> Stored data entries:

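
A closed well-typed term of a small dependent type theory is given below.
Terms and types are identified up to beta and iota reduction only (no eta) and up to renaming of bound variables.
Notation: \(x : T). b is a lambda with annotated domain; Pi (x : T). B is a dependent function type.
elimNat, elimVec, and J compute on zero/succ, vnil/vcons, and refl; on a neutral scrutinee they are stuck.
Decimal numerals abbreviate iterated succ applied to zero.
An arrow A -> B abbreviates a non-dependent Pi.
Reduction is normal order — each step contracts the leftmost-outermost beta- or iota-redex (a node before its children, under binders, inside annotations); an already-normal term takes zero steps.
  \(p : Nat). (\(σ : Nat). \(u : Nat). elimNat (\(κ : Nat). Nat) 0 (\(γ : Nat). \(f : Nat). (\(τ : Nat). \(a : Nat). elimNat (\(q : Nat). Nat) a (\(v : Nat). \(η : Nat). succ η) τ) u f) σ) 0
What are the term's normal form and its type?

normal form:
  \(p : Nat). \(σ : Nat). 0
inferred type:
  Nat -> Nat -> Nat
observation: the leftmost-outermost redex is a beta-redex, and normalization takes 2 steps.


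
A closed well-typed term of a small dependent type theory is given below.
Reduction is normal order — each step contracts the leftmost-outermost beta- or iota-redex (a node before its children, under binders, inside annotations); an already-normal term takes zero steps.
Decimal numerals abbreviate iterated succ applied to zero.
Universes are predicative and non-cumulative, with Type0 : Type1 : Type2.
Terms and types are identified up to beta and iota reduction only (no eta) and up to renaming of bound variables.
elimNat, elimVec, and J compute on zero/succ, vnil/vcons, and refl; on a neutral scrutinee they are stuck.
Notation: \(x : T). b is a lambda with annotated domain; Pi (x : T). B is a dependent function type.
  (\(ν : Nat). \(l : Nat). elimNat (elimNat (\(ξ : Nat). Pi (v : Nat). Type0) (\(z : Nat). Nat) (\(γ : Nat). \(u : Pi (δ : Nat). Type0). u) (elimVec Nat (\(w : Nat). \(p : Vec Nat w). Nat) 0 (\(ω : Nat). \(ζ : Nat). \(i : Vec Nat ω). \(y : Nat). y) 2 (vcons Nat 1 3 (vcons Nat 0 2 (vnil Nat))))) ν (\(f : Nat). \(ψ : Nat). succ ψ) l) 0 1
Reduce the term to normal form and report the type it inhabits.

reduced normal form:
  1
type:
  Nat


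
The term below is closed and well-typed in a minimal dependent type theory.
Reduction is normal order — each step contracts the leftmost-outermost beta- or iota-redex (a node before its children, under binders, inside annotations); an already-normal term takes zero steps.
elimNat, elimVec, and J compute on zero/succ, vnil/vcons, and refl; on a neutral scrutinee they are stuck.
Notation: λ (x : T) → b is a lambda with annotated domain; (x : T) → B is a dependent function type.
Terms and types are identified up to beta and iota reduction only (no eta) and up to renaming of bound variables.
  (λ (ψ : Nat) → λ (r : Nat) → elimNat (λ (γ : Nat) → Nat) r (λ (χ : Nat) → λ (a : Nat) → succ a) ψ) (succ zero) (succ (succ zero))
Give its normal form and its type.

normal form:
  succ (succ (succ zero))
inferred type:
  Nat
observation: 6 normal-order steps normalize the term, beginning with a beta-redex.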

> PROBLEM DETAILS: The answer must be an exact reproduction of all the records.

> TASK RESULT:
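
A closed well-typed term of a small dependent type theory is given below.
Terms and types are identified up to beta and iota reduction only (no eta) and up to renaming of bound variables.
Notation: \(x : T). b is a lambda with annotated domain; Pi (x : T). B is a dependent function type.
elimNat, elimVec, and J compute on zero/succ, vnil/vcons, and refl; on a neutral scrutinee they are stuck.
Decimal numerals abbreviate iterated succ applied to zero.
An arrow A -> B abbreviates a non-dependent Pi.
Reduction is normal order — each step contracts the leftmost-outermost beta- or iota-redex (a node before its children, under binders, inside annotations); an already-normal term takes zero steps.
  \(p : Nat). (\(σ : Nat). \(u : Nat). elimNat (\(κ : Nat). Nat) 0 (\(γ : Nat). \(f : Nat). (\(τ : Nat). \(a : Nat). elimNat (\(q : Nat). Nat) a (\(v : Nat). \(η : Nat). succ η) τ) u f) σ) 0
What are the term's normal form and its type?

normal form:
  \(p : Nat). \(σ : Nat). 0
inferred type:
  Nat -> Nat -> Nat
observation: the leftmost-outermost redex is a beta-redex, and normalization takes 2 steps.


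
A closed well-typed term of a small dependent type theory is given below.
Reduction is normal order — each step contracts the leftmost-outermost beta- or iota-redex (a node before its children, under binders, inside annotations); an already-normal term takes zero steps.
Decimal numerals abbreviate iterated succ applied to zero.
Universes are predicative and non-cumulative, with Type0 : Type1 : Type2.
Terms and types are identified up to beta and iota reduction only (no eta) and up to renaming of bound variables.
elimNat, elimVec, and J compute on zero/succ, vnil/vcons, and refl; on a neutral scrutinee they are stuck.
Notation: \(x : T). b is a lambda with annotated domain; Pi (x : T). B is a dependent function type.
  (\(ν : Nat). \(l : Nat). elimNat (elimNat (\(ξ : Nat). Pi (v : Nat). Type0) (\(z : Nat). Nat) (\(γ : Nat). \(u : Pi (δ : Nat). Type0). u) (elimVec Nat (\(w : Nat). \(p : Vec Nat w). Nat) 0 (\(ω : Nat). \(ζ : Nat). \(i : Vec Nat ω). \(y : Nat). y) 2 (vcons Nat 1 3 (vcons Nat 0 2 (vnil Nat))))) ν (\(f : Nat). \(ψ : Nat). succ ψ) l) 0 1
Reduce the term to normal form and report the type it inhabits.

reduced normal form:
  1
type:
  Nat


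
The term below is closed and well-typed in a minimal dependent type theory.
Reduction is normal order — each step contracts the leftmost-outermost beta- or iota-redex (a node before its children, under binders, inside annotations); an already-normal term takes zero steps.
elimNat, elimVec, and J compute on zero/succ, vnil/vcons, and refl; on a neutral scrutinee they are stuck.
Notation: λ (x : T) → b is a lambda with annotated domain; (x : T) → B is a dependent function type.
Terms and types are identified up to beta and iota reduction only (no eta) and up to renaming of bound variables.
  (λ (ψ : Nat) → λ (r : Nat) → elimNat (λ (γ : Nat) → Nat) r (λ (χ : Nat) → λ (a : Nat) → succ a) ψ) (succ zero) (succ (succ zero))
Give its normal form and its type.

normal form:
  succ (succ (succ zero))
inferred type:
  Nat
observation: 6 normal-order steps normalize the term, beginning with a beta-redex.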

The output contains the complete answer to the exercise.